* Work instruction *
The records that follow are to be repeated without alteration.

-------- Material for this exercise

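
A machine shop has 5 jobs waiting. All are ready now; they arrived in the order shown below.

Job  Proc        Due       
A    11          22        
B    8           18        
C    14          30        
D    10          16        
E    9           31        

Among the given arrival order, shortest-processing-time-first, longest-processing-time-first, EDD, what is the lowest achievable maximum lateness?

FIFO (arrival order): A B C D E.
A: 0→11, due 22, lateness -11
B: 11→19, due 18, lateness 1
C: 19→33, due 30, lateness 3
D: 33→43, due 16, lateness 27
E: 43→52, due 31, lateness 21
Maximum = 27.
SPT (increasing processing time): B E D A C.
B: 0→8, due 18, lateness -10
E: 8→17, due 31, lateness -14
D: 17→27, due 16, lateness 11
A: 27→38, due 22, lateness 16
C: 38→52, due 30, lateness 22
Maximum = 22.
LPT (decreasing processing time): C A D E B.
C: 0→14, due 30, lateness -16
A: 14→25, due 22, lateness 3
D: 25→35, due 16, lateness 19
E: 35→44, due 31, lateness 13
B: 44→52, due 18, lateness 34
Maximum = 34.
EDD (increasing due date): D B A C E.
D: 0→10, due 16, lateness -6
B: 10→18, due 18, lateness 0
A: 18→29, due 22, lateness 7
C: 29→43, due 30, lateness 13
E: 43→52, due 31, lateness 21
Maximum = 21.
FIFO 27, SPT 22, LPT 34, EDD 21 → minimum 21.

21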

----------------

* Exercise response *
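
A machine shop has 5 jobs waiting. All are ready now; they arrived in the order shown below.

Job  Proc        Due       
A    11          22        
B    8           18        
C    14          30        
D    10          16        
E    9           31        

Among the given arrival order, shortest-processing-time-first, longest-processing-time-first, EDD, what is the lowest achievable maximum lateness?

FIFO (arrival order): A B C D E.
A: 0→11, due 22, lateness -11
B: 11→19, due 18, lateness 1
C: 19→33, due 30, lateness 3
D: 33→43, due 16, lateness 27
E: 43→52, due 31, lateness 21
Maximum = 27.
SPT (increasing processing time): B E D A C.
B: 0→8, due 18, lateness -10
E: 8→17, due 31, lateness -14
D: 17→27, due 16, lateness 11
A: 27→38, due 22, lateness 16
C: 38→52, due 30, lateness 22
Maximum = 22.
LPT (decreasing processing time): C A D E B.
C: 0→14, due 30, lateness -16
A: 14→25, due 22, lateness 3
D: 25→35, due 16, lateness 19
E: 35→44, due 31, lateness 13
B: 44→52, due 18, lateness 34
Maximum = 34.
EDD (increasing due date): D B A C E.
D: 0→10, due 16, lateness -6
B: 10→18, due 18, lateness 0
A: 18→29, due 22, lateness 7
C: 29→43, due 30, lateness 13
E: 43→52, due 31, lateness 21
Maximum = 21.
FIFO 27, SPT 22, LPT 34, EDD 21 → minimum 21.

21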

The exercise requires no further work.